What this task involves:
Copy every line from the records that holds the word "probability".

Records:
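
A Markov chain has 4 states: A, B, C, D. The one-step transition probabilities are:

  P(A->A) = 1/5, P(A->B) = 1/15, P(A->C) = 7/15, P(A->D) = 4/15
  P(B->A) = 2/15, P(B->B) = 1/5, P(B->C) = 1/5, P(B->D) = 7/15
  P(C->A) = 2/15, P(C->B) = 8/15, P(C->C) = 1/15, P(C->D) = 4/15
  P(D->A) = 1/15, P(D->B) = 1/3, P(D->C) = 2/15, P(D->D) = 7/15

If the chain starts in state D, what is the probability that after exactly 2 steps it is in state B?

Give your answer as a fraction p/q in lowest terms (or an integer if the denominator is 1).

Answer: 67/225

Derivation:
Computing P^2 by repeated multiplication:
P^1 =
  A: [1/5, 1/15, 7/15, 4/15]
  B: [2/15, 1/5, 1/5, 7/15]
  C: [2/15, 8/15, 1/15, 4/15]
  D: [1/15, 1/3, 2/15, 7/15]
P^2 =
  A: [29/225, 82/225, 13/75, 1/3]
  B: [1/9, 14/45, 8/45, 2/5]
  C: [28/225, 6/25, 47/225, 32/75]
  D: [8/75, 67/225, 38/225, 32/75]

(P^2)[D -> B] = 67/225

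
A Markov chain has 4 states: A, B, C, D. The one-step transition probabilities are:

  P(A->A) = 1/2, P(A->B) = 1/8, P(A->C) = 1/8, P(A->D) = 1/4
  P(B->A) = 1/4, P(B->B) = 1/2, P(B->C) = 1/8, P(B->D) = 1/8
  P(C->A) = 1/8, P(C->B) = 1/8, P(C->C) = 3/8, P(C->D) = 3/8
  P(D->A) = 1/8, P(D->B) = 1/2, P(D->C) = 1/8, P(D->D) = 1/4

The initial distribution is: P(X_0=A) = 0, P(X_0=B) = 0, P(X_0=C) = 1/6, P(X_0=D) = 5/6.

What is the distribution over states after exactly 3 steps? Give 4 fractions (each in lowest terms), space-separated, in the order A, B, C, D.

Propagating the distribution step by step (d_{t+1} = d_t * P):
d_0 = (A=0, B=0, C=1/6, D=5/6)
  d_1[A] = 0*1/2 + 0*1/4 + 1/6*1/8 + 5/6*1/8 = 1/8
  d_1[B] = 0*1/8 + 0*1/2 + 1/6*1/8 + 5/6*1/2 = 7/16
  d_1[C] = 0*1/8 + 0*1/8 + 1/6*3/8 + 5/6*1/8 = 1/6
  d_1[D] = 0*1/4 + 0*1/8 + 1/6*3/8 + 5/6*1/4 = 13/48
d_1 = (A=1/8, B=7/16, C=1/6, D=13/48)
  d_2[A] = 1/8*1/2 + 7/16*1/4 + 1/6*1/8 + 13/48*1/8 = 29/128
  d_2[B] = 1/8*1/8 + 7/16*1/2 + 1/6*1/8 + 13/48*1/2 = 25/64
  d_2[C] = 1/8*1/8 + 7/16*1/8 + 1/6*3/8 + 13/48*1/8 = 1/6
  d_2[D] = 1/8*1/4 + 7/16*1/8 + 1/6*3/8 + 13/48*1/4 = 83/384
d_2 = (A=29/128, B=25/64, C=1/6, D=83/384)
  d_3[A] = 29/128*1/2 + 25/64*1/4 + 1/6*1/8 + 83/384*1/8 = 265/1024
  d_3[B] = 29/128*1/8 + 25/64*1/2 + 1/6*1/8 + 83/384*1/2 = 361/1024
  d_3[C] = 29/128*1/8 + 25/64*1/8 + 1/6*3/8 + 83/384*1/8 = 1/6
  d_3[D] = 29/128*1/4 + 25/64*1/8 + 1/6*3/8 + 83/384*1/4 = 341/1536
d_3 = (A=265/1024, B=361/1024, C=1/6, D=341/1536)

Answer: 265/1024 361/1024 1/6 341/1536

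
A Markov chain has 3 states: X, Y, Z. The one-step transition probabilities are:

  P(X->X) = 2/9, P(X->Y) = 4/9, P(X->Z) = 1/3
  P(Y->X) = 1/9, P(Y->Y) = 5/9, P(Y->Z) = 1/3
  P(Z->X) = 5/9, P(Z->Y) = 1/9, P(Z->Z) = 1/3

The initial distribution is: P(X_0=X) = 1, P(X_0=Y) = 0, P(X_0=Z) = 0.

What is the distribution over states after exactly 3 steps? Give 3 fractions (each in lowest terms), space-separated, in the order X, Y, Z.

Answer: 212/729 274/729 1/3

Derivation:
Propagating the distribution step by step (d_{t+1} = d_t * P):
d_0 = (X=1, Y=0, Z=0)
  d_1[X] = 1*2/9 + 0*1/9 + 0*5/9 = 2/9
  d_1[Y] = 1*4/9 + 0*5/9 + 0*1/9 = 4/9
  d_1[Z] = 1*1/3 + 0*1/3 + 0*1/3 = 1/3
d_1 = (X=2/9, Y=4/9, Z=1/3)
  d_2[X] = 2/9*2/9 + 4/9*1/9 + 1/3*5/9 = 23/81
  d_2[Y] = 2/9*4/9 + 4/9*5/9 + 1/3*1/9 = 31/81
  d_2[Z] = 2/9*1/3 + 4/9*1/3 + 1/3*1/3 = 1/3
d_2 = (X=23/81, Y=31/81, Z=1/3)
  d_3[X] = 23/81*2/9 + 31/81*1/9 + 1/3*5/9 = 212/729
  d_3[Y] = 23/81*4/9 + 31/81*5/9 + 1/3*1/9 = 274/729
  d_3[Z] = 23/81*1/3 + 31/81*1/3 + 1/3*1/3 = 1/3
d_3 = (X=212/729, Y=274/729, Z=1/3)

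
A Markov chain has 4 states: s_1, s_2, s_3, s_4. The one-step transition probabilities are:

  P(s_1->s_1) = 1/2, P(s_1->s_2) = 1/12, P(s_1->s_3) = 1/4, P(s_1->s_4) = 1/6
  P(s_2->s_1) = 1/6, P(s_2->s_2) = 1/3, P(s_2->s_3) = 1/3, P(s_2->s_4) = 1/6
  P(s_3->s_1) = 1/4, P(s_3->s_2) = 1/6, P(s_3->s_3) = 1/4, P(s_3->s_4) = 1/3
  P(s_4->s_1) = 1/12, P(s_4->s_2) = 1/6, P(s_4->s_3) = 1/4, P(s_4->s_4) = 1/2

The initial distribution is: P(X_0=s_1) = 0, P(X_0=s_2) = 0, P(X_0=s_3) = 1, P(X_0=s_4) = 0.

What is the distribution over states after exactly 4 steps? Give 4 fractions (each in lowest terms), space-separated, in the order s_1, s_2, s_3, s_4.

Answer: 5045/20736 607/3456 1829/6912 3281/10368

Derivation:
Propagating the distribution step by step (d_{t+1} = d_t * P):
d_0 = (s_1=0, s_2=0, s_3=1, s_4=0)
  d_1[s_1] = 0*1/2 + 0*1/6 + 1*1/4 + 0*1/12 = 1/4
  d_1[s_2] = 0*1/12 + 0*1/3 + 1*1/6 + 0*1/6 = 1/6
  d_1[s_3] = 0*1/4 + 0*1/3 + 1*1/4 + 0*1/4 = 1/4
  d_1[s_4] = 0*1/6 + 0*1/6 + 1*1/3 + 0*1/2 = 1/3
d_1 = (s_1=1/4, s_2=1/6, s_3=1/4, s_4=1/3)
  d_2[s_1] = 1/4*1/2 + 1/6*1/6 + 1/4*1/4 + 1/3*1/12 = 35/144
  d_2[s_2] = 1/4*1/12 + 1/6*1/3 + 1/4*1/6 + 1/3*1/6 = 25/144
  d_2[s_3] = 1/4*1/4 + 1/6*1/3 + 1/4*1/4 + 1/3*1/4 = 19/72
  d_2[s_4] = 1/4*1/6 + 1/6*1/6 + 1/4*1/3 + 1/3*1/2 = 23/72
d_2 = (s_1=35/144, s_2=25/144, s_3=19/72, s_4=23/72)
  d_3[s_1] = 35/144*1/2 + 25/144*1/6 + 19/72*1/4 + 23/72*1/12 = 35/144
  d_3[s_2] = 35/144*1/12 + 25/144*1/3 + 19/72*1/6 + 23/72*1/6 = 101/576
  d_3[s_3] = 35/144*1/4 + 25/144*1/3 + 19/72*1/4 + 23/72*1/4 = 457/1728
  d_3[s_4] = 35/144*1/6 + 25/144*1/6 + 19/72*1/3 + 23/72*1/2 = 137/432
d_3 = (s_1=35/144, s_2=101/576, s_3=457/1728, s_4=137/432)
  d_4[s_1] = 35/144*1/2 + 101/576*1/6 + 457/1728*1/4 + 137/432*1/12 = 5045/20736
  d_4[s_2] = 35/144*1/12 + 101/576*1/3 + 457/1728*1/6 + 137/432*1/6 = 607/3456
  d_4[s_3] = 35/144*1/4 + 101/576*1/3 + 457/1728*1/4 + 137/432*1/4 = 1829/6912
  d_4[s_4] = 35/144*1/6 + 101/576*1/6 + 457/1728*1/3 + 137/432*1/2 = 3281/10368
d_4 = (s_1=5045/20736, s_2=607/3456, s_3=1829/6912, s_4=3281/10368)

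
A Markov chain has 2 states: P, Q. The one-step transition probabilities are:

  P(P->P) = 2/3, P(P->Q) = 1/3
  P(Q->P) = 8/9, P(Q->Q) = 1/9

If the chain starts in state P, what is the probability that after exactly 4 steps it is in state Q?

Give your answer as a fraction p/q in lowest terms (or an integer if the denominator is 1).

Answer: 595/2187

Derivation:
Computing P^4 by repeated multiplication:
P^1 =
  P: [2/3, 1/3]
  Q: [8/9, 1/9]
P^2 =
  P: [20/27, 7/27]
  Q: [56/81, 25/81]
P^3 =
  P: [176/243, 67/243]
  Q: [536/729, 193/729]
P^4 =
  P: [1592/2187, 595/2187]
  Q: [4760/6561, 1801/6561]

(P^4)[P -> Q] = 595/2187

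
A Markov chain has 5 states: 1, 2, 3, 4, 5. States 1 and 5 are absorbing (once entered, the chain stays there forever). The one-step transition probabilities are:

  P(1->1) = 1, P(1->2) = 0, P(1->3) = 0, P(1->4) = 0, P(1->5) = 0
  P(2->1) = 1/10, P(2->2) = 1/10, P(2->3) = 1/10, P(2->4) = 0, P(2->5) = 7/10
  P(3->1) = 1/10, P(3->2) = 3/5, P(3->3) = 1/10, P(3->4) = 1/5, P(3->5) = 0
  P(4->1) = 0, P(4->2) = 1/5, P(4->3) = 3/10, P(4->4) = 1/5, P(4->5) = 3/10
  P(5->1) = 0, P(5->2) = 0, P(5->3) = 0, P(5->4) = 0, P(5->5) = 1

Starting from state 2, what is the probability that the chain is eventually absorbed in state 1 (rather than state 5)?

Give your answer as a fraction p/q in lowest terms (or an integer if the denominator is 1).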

Your response:
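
If the chain starts in state D, what is the probability that after exactly 2 steps it is in state B?
If the chain starts in state P, what is the probability that after exactly 4 steps it is in state Q?
Starting from state 2, what is the probability that the chain is eventually absorbed in state 1 (rather than state 5)?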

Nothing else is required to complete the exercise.